=== Begin Enclosure ===
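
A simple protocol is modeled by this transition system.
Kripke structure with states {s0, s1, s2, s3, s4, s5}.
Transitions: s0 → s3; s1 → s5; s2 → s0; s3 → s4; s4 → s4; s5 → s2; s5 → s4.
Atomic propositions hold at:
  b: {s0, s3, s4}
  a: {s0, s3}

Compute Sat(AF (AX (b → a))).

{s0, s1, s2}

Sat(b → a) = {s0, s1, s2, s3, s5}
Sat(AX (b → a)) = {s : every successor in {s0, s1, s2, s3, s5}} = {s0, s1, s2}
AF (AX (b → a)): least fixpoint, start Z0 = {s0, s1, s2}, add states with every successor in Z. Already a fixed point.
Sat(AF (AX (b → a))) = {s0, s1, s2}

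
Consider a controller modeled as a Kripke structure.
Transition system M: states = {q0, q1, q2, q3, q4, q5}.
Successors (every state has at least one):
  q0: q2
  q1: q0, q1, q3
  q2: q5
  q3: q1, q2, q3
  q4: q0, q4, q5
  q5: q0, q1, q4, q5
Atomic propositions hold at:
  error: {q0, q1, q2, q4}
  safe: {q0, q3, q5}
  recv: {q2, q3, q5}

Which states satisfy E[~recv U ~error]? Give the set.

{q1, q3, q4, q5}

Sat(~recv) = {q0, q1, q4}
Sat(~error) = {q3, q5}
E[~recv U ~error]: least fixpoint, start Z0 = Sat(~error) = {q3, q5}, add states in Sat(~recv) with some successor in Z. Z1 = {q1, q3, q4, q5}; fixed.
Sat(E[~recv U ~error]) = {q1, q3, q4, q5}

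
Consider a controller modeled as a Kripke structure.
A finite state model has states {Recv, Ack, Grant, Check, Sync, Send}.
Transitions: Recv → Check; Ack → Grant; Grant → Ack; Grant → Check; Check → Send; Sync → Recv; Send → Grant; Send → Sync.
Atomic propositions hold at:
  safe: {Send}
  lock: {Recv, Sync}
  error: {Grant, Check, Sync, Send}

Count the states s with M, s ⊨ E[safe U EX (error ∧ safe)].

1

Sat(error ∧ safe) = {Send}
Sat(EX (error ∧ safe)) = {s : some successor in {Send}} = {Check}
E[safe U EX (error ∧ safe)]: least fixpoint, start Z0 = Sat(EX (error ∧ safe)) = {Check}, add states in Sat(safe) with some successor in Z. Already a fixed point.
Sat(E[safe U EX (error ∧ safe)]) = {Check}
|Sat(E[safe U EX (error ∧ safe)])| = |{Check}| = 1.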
=== End Enclosure ===
• _THE TASK_: How many of the lines above contain the word "Sync"? Only the number should be given.

• _ANSWER FOR THIS EXERCISE_: 4